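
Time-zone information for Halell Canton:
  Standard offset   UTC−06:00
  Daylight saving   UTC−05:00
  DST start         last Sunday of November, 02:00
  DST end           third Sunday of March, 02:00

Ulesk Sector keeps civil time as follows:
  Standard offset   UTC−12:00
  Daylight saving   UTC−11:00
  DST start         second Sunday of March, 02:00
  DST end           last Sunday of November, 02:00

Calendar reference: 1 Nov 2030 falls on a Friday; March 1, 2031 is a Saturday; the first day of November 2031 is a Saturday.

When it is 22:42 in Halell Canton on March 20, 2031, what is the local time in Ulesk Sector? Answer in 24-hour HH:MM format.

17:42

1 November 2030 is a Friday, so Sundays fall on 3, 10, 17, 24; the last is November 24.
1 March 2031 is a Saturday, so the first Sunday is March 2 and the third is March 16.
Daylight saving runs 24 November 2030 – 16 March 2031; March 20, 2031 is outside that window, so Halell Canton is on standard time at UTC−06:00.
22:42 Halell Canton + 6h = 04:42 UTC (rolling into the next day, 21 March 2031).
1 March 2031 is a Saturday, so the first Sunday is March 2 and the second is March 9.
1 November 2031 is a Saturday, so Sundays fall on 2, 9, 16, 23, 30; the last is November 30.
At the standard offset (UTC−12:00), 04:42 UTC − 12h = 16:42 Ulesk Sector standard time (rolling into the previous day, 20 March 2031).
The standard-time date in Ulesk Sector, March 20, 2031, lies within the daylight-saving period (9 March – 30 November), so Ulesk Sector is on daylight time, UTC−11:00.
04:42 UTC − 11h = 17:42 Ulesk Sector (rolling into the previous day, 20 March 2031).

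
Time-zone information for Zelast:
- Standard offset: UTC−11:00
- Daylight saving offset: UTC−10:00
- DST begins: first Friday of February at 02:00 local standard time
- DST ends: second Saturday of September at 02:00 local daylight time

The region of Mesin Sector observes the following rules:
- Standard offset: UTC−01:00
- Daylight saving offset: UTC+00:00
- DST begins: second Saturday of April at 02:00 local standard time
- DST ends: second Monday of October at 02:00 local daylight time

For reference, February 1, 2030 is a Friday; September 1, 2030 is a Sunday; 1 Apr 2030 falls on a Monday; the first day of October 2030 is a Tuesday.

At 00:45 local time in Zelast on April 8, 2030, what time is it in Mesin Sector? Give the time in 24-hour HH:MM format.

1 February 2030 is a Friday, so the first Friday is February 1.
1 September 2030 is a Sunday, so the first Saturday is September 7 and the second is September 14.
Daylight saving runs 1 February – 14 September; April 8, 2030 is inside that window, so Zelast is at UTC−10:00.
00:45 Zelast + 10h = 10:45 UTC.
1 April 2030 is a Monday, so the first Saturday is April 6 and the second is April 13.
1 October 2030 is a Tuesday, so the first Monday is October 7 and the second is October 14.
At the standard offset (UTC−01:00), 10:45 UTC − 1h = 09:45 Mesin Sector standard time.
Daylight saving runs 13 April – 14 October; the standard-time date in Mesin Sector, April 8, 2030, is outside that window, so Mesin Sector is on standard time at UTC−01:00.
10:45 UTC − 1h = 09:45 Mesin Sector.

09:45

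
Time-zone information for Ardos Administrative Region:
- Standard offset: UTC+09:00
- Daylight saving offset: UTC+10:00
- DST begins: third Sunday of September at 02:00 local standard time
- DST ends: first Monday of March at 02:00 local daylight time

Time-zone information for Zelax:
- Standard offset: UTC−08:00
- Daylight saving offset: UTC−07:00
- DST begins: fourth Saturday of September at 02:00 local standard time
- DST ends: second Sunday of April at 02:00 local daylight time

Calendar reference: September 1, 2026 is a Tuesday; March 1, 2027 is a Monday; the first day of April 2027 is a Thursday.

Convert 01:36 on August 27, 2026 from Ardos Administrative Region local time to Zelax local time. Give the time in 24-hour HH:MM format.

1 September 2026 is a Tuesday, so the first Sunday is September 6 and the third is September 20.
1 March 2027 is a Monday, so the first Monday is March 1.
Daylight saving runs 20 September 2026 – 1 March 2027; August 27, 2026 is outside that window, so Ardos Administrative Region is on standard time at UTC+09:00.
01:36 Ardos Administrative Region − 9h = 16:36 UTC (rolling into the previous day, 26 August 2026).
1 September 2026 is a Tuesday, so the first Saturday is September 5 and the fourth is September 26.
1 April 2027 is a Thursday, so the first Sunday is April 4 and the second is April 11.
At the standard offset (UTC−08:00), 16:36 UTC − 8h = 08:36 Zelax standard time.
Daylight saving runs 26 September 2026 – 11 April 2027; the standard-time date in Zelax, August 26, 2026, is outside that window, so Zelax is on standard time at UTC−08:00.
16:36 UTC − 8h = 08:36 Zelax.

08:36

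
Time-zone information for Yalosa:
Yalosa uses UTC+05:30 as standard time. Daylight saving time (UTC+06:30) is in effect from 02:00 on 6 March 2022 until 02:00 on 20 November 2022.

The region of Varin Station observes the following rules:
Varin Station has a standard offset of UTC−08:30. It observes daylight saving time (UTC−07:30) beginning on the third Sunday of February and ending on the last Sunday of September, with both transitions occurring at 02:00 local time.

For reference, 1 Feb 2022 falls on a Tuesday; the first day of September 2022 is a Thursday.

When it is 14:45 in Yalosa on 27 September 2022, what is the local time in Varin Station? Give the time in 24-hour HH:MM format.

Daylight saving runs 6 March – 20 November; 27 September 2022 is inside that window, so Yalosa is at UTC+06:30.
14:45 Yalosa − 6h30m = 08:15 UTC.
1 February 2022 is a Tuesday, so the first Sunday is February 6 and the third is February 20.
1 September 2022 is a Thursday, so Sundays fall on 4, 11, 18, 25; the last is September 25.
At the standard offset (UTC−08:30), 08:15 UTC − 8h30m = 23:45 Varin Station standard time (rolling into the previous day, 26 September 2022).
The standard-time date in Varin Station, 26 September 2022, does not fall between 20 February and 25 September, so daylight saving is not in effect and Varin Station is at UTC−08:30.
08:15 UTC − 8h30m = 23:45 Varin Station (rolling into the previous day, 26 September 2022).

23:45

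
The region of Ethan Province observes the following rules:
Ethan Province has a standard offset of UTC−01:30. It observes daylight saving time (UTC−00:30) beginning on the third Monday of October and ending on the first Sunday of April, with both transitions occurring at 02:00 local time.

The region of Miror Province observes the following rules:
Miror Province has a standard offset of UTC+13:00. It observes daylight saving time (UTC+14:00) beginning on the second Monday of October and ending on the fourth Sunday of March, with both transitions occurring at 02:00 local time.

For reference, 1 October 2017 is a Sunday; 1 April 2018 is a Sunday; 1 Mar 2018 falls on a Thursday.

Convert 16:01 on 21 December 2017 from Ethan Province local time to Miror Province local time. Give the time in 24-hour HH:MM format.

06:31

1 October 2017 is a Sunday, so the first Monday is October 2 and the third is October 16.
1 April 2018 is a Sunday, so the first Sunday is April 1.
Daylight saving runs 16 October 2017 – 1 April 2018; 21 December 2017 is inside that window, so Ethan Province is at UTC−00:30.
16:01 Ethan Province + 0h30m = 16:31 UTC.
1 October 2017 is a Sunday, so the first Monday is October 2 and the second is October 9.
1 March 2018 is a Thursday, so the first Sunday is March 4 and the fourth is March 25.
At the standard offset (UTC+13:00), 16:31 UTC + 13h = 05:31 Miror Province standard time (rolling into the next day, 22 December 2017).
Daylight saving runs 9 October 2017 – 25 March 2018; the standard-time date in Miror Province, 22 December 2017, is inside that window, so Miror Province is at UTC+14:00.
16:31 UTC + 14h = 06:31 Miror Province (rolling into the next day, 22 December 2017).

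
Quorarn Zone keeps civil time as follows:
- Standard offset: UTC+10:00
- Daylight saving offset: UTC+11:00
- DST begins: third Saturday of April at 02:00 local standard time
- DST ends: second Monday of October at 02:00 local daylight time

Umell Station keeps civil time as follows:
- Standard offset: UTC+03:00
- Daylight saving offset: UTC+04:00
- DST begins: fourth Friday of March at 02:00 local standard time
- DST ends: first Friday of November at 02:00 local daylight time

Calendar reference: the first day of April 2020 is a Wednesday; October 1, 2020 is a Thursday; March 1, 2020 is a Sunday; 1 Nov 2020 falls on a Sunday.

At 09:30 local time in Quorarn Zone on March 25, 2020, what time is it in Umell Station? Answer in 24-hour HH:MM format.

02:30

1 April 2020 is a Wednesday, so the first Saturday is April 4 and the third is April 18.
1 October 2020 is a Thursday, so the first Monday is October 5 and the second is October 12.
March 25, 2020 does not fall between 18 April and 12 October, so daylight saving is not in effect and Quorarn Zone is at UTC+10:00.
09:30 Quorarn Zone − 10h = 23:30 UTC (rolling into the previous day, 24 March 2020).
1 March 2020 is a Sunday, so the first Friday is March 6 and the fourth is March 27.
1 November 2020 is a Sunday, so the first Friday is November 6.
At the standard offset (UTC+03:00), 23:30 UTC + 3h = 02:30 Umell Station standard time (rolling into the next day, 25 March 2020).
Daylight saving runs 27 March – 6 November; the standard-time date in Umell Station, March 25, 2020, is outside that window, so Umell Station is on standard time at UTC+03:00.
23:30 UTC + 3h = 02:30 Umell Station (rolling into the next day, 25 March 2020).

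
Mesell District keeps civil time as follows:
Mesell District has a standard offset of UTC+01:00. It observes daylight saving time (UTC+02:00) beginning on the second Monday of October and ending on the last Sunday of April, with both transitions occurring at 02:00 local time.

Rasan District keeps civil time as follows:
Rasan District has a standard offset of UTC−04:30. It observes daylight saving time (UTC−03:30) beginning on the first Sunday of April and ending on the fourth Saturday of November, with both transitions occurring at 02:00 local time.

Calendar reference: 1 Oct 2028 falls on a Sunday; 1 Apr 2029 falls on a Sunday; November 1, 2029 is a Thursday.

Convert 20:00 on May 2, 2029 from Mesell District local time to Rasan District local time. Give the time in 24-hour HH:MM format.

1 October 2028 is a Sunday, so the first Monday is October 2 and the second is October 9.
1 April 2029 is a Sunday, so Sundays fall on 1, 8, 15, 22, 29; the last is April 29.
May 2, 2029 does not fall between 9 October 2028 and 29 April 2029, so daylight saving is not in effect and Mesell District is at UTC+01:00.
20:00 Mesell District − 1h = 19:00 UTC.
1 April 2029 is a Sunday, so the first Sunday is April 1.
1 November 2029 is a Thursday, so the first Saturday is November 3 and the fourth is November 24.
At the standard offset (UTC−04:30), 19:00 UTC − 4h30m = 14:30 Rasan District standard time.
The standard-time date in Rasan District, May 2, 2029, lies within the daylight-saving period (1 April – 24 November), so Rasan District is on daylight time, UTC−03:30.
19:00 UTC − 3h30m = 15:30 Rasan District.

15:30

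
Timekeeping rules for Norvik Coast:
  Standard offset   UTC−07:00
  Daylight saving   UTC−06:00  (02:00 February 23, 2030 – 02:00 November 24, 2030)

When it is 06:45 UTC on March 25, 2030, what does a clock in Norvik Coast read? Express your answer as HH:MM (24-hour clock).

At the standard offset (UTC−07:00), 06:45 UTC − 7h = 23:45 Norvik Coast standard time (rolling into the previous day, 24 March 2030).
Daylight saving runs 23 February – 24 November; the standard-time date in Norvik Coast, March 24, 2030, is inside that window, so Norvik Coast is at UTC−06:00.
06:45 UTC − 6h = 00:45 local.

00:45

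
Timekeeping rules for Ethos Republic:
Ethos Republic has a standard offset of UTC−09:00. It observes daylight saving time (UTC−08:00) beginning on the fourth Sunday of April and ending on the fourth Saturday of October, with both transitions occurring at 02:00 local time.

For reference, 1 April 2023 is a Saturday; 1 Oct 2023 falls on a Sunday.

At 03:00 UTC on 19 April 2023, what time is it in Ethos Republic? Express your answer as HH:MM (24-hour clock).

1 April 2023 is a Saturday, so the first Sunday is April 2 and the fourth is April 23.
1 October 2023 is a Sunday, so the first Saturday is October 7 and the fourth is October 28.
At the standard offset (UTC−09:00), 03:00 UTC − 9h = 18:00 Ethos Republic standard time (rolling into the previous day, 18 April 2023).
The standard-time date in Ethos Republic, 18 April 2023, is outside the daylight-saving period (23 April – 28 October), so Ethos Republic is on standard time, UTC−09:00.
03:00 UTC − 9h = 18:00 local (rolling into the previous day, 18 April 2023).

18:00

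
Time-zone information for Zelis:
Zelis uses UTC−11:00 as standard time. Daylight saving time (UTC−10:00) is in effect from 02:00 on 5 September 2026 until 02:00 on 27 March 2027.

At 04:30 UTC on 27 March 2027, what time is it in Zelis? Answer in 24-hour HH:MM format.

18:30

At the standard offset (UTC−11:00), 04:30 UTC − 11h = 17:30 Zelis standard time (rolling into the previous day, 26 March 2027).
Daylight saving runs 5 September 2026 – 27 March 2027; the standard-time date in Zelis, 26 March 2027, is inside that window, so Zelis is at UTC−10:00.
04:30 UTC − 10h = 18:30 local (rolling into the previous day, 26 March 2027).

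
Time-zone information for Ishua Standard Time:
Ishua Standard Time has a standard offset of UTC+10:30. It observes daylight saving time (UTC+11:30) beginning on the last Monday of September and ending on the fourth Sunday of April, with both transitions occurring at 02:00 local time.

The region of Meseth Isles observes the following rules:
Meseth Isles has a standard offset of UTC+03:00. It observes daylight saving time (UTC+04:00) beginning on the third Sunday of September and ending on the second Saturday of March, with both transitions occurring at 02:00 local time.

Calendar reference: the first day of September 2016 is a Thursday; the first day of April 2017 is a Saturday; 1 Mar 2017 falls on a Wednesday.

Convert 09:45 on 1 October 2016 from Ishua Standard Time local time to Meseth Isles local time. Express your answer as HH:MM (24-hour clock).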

--------------------

**WHAT THE EXERCISE ASKS:** In the listing above, reproduce the first line and each one after it through the line that contains "For reference, February".

**REPLY:**
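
Time-zone information for Halell Canton:
  Standard offset   UTC−06:00
  Daylight saving   UTC−05:00
  DST start         last Sunday of November, 02:00
  DST end           third Sunday of March, 02:00

Ulesk Sector keeps civil time as follows:
  Standard offset   UTC−12:00
  Daylight saving   UTC−11:00
  DST start         second Sunday of March, 02:00
  DST end           last Sunday of November, 02:00

Calendar reference: 1 Nov 2030 falls on a Friday; March 1, 2031 is a Saturday; the first day of November 2031 is a Saturday.

When it is 22:42 in Halell Canton on March 20, 2031, what is the local time in Ulesk Sector? Answer in 24-hour HH:MM format.

17:42

1 November 2030 is a Friday, so Sundays fall on 3, 10, 17, 24; the last is November 24.
1 March 2031 is a Saturday, so the first Sunday is March 2 and the third is March 16.
Daylight saving runs 24 November 2030 – 16 March 2031; March 20, 2031 is outside that window, so Halell Canton is on standard time at UTC−06:00.
22:42 Halell Canton + 6h = 04:42 UTC (rolling into the next day, 21 March 2031).
1 March 2031 is a Saturday, so the first Sunday is March 2 and the second is March 9.
1 November 2031 is a Saturday, so Sundays fall on 2, 9, 16, 23, 30; the last is November 30.
At the standard offset (UTC−12:00), 04:42 UTC − 12h = 16:42 Ulesk Sector standard time (rolling into the previous day, 20 March 2031).
The standard-time date in Ulesk Sector, March 20, 2031, lies within the daylight-saving period (9 March – 30 November), so Ulesk Sector is on daylight time, UTC−11:00.
04:42 UTC − 11h = 17:42 Ulesk Sector (rolling into the previous day, 20 March 2031).

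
Time-zone information for Zelast:
- Standard offset: UTC−11:00
- Daylight saving offset: UTC−10:00
- DST begins: first Friday of February at 02:00 local standard time
- DST ends: second Saturday of September at 02:00 local daylight time

The region of Mesin Sector observes the following rules:
- Standard offset: UTC−01:00
- Daylight saving offset: UTC+00:00
- DST begins: second Saturday of April at 02:00 local standard time
- DST ends: second Monday of October at 02:00 local daylight time

For reference, February 1, 2030 is a Friday; September 1, 2030 is a Sunday; 1 Apr 2030 falls on a Monday; the first day of October 2030 is a Tuesday.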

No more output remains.